EXERCISE DESCRIPTION >> Would you write out, word for word, each line of the records below from the top through the one holding "B: (1/4, 1/4, 1/4, 1/4)"?

DATA RECORDS >>
━━━━━━━━━━━━━━━━━━━━
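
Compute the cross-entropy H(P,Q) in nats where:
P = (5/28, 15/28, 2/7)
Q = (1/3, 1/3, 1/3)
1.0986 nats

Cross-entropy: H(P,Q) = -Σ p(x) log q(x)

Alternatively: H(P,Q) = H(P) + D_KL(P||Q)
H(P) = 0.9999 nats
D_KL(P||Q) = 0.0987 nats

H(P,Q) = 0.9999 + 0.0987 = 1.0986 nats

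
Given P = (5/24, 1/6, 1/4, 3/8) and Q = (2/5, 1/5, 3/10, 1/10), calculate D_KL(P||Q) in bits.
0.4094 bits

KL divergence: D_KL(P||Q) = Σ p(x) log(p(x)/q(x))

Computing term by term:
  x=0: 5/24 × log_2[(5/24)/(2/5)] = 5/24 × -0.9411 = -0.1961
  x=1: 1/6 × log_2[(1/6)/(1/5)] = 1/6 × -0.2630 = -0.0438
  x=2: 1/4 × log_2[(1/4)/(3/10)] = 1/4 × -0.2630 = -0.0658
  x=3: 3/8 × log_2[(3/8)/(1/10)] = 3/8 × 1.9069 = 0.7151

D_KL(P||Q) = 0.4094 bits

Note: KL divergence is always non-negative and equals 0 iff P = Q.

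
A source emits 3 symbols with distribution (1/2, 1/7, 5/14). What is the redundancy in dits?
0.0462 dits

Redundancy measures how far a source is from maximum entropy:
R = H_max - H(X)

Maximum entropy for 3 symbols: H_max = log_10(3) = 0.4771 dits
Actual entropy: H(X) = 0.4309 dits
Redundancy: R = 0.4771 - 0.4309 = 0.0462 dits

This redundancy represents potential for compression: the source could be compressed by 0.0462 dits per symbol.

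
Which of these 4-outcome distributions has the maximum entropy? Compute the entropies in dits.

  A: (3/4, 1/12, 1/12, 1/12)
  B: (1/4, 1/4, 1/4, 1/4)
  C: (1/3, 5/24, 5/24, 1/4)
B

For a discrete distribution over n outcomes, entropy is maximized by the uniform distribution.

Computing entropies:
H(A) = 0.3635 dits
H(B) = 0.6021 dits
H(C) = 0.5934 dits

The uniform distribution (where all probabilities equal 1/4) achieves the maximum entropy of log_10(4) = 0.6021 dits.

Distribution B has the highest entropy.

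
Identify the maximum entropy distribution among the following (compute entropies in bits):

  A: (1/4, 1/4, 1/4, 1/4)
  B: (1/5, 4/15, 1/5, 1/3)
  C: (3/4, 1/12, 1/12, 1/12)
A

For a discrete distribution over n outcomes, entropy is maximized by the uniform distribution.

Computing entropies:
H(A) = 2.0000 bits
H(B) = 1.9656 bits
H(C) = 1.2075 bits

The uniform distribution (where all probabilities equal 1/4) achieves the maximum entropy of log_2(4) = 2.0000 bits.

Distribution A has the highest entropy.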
━━━━━━━━━━━━━━━━━━━━
RESPONSE >>
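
Compute the cross-entropy H(P,Q) in nats where:
P = (5/28, 15/28, 2/7)
Q = (1/3, 1/3, 1/3)
1.0986 nats

Cross-entropy: H(P,Q) = -Σ p(x) log q(x)

Alternatively: H(P,Q) = H(P) + D_KL(P||Q)
H(P) = 0.9999 nats
D_KL(P||Q) = 0.0987 nats

H(P,Q) = 0.9999 + 0.0987 = 1.0986 nats

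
Given P = (5/24, 1/6, 1/4, 3/8) and Q = (2/5, 1/5, 3/10, 1/10), calculate D_KL(P||Q) in bits.
0.4094 bits

KL divergence: D_KL(P||Q) = Σ p(x) log(p(x)/q(x))

Computing term by term:
  x=0: 5/24 × log_2[(5/24)/(2/5)] = 5/24 × -0.9411 = -0.1961
  x=1: 1/6 × log_2[(1/6)/(1/5)] = 1/6 × -0.2630 = -0.0438
  x=2: 1/4 × log_2[(1/4)/(3/10)] = 1/4 × -0.2630 = -0.0658
  x=3: 3/8 × log_2[(3/8)/(1/10)] = 3/8 × 1.9069 = 0.7151

D_KL(P||Q) = 0.4094 bits

Note: KL divergence is always non-negative and equals 0 iff P = Q.

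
A source emits 3 symbols with distribution (1/2, 1/7, 5/14). What is the redundancy in dits?
0.0462 dits

Redundancy measures how far a source is from maximum entropy:
R = H_max - H(X)

Maximum entropy for 3 symbols: H_max = log_10(3) = 0.4771 dits
Actual entropy: H(X) = 0.4309 dits
Redundancy: R = 0.4771 - 0.4309 = 0.0462 dits

This redundancy represents potential for compression: the source could be compressed by 0.0462 dits per symbol.

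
Which of these 4-outcome distributions has the maximum entropy? Compute the entropies in dits.

  A: (3/4, 1/12, 1/12, 1/12)
  B: (1/4, 1/4, 1/4, 1/4)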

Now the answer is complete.